Top of INFORMATION SUPPLIED

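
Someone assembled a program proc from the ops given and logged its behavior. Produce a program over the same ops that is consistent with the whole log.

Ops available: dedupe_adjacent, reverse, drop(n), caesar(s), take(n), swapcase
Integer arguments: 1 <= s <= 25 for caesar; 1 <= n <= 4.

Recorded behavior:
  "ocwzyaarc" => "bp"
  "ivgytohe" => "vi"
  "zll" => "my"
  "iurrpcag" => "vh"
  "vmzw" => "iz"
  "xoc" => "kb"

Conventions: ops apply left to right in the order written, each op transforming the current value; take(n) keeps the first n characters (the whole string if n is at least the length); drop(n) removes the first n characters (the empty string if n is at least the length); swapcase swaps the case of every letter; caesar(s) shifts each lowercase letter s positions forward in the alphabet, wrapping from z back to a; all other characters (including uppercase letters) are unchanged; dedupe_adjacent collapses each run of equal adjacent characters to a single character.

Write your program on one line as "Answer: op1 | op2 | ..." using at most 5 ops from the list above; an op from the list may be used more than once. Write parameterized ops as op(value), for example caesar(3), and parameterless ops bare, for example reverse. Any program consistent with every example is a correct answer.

dedupe_adjacent | caesar(19) | caesar(20) | take(2)

Check, running the answer program on each example:
  "ocwzyaarc" -> "ocwzyarc" -> "hvpsrtkv" -> "bpjmlnep" -> "bp"
  "ivgytohe" -> "ivgytohe" -> "bozrmhax" -> "vitlgbur" -> "vi"
  "zll" -> "zl" -> "se" -> "my" -> "my"
  "iurrpcag" -> "iurpcag" -> "bnkivtz" -> "vhecpnt" -> "vh"
  "vmzw" -> "vmzw" -> "ofsp" -> "izmj" -> "iz"
  "xoc" -> "xoc" -> "qhv" -> "kbp" -> "kb"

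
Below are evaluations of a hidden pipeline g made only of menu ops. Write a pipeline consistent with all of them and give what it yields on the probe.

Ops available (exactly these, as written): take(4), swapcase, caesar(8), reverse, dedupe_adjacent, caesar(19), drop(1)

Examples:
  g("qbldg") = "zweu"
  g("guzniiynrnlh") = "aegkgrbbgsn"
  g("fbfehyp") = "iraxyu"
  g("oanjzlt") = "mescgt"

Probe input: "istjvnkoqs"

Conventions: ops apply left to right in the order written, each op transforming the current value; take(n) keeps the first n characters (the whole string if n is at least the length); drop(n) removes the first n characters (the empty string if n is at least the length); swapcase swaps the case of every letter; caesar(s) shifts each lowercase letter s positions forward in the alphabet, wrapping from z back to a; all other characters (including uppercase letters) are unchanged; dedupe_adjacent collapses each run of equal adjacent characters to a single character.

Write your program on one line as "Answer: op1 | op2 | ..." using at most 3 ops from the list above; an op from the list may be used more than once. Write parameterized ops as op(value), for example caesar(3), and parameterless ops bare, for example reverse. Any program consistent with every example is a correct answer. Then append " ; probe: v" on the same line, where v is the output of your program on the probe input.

drop(1) | caesar(19) | reverse ; probe: "ljhdgocml"

Check, running the answer program on each example:
  "qbldg" -> "bldg" -> "uewz" -> "zweu"
  "guzniiynrnlh" -> "uzniiynrnlh" -> "nsgbbrgkgea" -> "aegkgrbbgsn"
  "fbfehyp" -> "bfehyp" -> "uyxari" -> "iraxyu"
  "oanjzlt" -> "anjzlt" -> "tgcsem" -> "mescgt"
  probe: "istjvnkoqs" -> "stjvnkoqs" -> "lmcogdhjl" -> "ljhdgocml"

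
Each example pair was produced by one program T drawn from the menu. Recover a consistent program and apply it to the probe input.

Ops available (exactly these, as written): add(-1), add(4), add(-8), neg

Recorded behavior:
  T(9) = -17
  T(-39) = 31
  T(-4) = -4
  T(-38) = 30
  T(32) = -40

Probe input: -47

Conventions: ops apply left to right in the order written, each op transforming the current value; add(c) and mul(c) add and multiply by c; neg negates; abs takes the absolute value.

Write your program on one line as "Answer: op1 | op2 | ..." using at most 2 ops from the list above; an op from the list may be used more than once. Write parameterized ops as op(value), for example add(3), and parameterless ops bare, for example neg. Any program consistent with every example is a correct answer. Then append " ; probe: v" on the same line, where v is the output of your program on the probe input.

neg | add(-8) ; probe: 39

Check, running the answer program on each example:
  9 -> -9 -> -17
  -39 -> 39 -> 31
  -4 -> 4 -> -4
  -38 -> 38 -> 30
  32 -> -32 -> -40
  probe: -47 -> 47 -> 39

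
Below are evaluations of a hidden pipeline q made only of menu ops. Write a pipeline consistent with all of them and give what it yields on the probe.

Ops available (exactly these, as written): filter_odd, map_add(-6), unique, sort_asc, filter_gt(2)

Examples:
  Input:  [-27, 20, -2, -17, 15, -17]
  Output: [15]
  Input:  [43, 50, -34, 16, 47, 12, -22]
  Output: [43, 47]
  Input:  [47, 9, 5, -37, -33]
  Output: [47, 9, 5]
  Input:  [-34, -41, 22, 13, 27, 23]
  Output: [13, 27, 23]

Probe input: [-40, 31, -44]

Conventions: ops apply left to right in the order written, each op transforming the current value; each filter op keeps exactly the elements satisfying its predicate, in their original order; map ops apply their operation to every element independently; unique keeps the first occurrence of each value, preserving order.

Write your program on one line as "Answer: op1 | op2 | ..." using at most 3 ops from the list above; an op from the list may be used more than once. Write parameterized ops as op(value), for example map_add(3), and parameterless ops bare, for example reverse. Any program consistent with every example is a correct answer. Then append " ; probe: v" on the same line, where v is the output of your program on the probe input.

unique | filter_odd | filter_gt(2) ; probe: [31]

Check, running the answer program on each example:
  [-27, 20, -2, -17, 15, -17] -> [-27, 20, -2, -17, 15] -> [-27, -17, 15] -> [15]
  [43, 50, -34, 16, 47, 12, -22] -> [43, 50, -34, 16, 47, 12, -22] -> [43, 47] -> [43, 47]
  [47, 9, 5, -37, -33] -> [47, 9, 5, -37, -33] -> [47, 9, 5, -37, -33] -> [47, 9, 5]
  [-34, -41, 22, 13, 27, 23] -> [-34, -41, 22, 13, 27, 23] -> [-41, 13, 27, 23] -> [13, 27, 23]
  probe: [-40, 31, -44] -> [-40, 31, -44] -> [31] -> [31]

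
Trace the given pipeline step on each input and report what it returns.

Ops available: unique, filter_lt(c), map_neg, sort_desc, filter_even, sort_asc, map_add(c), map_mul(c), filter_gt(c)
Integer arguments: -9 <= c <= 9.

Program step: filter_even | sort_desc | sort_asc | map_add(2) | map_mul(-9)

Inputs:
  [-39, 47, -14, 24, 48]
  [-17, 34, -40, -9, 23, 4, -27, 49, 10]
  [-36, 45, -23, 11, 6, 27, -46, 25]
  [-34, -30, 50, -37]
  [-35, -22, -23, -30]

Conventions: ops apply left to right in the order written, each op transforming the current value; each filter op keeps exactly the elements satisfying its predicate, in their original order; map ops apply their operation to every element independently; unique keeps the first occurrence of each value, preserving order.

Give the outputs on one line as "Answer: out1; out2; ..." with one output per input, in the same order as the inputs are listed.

[108, -234, -450]; [342, -54, -108, -324]; [396, 306, -72]; [288, 252, -468]; [252, 180]

Execution, op by op:
  [-39, 47, -14, 24, 48] -> [-14, 24, 48] -> [48, 24, -14] -> [-14, 24, 48] -> [-12, 26, 50] -> [108, -234, -450]
  [-17, 34, -40, -9, 23, 4, -27, 49, 10] -> [34, -40, 4, 10] -> [34, 10, 4, -40] -> [-40, 4, 10, 34] -> [-38, 6, 12, 36] -> [342, -54, -108, -324]
  [-36, 45, -23, 11, 6, 27, -46, 25] -> [-36, 6, -46] -> [6, -36, -46] -> [-46, -36, 6] -> [-44, -34, 8] -> [396, 306, -72]
  [-34, -30, 50, -37] -> [-34, -30, 50] -> [50, -30, -34] -> [-34, -30, 50] -> [-32, -28, 52] -> [288, 252, -468]
  [-35, -22, -23, -30] -> [-22, -30] -> [-22, -30] -> [-30, -22] -> [-28, -20] -> [252, 180]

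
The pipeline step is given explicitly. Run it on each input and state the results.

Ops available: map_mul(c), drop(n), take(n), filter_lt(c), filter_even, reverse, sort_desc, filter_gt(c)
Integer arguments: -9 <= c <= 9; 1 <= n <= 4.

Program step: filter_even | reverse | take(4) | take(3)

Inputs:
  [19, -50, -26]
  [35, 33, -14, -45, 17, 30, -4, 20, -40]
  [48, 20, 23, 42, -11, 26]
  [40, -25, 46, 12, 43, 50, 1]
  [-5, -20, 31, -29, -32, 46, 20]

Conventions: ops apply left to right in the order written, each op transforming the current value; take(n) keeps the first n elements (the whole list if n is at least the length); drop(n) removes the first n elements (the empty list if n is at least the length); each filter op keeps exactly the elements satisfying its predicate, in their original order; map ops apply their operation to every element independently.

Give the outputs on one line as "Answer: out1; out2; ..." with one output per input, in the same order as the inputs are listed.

Execution, op by op:
  [19, -50, -26] -> [-50, -26] -> [-26, -50] -> [-26, -50] -> [-26, -50]
  [35, 33, -14, -45, 17, 30, -4, 20, -40] -> [-14, 30, -4, 20, -40] -> [-40, 20, -4, 30, -14] -> [-40, 20, -4, 30] -> [-40, 20, -4]
  [48, 20, 23, 42, -11, 26] -> [48, 20, 42, 26] -> [26, 42, 20, 48] -> [26, 42, 20, 48] -> [26, 42, 20]
  [40, -25, 46, 12, 43, 50, 1] -> [40, 46, 12, 50] -> [50, 12, 46, 40] -> [50, 12, 46, 40] -> [50, 12, 46]
  [-5, -20, 31, -29, -32, 46, 20] -> [-20, -32, 46, 20] -> [20, 46, -32, -20] -> [20, 46, -32, -20] -> [20, 46, -32]

[-26, -50]; [-40, 20, -4]; [26, 42, 20]; [50, 12, 46]; [20, 46, -32]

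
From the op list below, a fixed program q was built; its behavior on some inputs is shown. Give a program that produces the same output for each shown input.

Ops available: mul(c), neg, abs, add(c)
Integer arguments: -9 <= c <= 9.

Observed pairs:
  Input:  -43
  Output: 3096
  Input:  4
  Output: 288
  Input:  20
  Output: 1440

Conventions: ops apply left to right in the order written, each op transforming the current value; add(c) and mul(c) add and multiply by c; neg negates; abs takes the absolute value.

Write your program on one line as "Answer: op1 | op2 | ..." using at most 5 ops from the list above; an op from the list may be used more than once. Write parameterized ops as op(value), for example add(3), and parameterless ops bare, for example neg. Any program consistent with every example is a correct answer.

mul(-2) | mul(-6) | abs | mul(6)

Check, running the answer program on each example:
  -43 -> 86 -> -516 -> 516 -> 3096
  4 -> -8 -> 48 -> 48 -> 288
  20 -> -40 -> 240 -> 240 -> 1440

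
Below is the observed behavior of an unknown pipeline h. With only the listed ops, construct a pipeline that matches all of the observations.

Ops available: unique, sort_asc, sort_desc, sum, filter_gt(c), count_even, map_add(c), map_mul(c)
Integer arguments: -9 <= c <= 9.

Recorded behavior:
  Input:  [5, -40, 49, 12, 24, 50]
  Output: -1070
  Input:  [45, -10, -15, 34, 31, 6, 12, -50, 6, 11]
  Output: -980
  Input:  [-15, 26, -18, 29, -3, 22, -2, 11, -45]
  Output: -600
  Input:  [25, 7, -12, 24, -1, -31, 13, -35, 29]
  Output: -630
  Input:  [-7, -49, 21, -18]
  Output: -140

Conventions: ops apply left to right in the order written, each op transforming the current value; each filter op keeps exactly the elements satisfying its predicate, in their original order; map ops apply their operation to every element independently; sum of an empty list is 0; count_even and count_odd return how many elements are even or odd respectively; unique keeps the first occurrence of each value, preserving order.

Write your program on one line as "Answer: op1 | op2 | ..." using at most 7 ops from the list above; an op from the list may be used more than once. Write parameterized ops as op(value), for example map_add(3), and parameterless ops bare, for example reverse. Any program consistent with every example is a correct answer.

map_add(-7) | map_mul(2) | filter_gt(-2) | map_mul(-5) | sort_desc | sum

Check, running the answer program on each example:
  [5, -40, 49, 12, 24, 50] -> [-2, -47, 42, 5, 17, 43] -> [-4, -94, 84, 10, 34, 86] -> [84, 10, 34, 86] -> [-420, -50, -170, -430] -> [-50, -170, -420, -430] -> -1070
  [45, -10, -15, 34, 31, 6, 12, -50, 6, 11] -> [38, -17, -22, 27, 24, -1, 5, -57, -1, 4] -> [76, -34, -44, 54, 48, -2, 10, -114, -2, 8] -> [76, 54, 48, 10, 8] -> [-380, -270, -240, -50, -40] -> [-40, -50, -240, -270, -380] -> -980
  [-15, 26, -18, 29, -3, 22, -2, 11, -45] -> [-22, 19, -25, 22, -10, 15, -9, 4, -52] -> [-44, 38, -50, 44, -20, 30, -18, 8, -104] -> [38, 44, 30, 8] -> [-190, -220, -150, -40] -> [-40, -150, -190, -220] -> -600
  [25, 7, -12, 24, -1, -31, 13, -35, 29] -> [18, 0, -19, 17, -8, -38, 6, -42, 22] -> [36, 0, -38, 34, -16, -76, 12, -84, 44] -> [36, 0, 34, 12, 44] -> [-180, 0, -170, -60, -220] -> [0, -60, -170, -180, -220] -> -630
  [-7, -49, 21, -18] -> [-14, -56, 14, -25] -> [-28, -112, 28, -50] -> [28] -> [-140] -> [-140] -> -140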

Bottom of INFORMATION SUPPLIED

- [WHAT YOU NEED TO DO]:
Look above for lines with the word "that" and copy them all.

- [RESPONSE]:
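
Someone assembled a program proc from the ops given and logged its behavior. Produce a program over the same ops that is consistent with the whole log.
From the op list below, a fixed program q was built; its behavior on some inputs is shown. Give a program that produces the same output for each shown input.
Below is the observed behavior of an unknown pipeline h. With only the listed ops, construct a pipeline that matches all of the observations.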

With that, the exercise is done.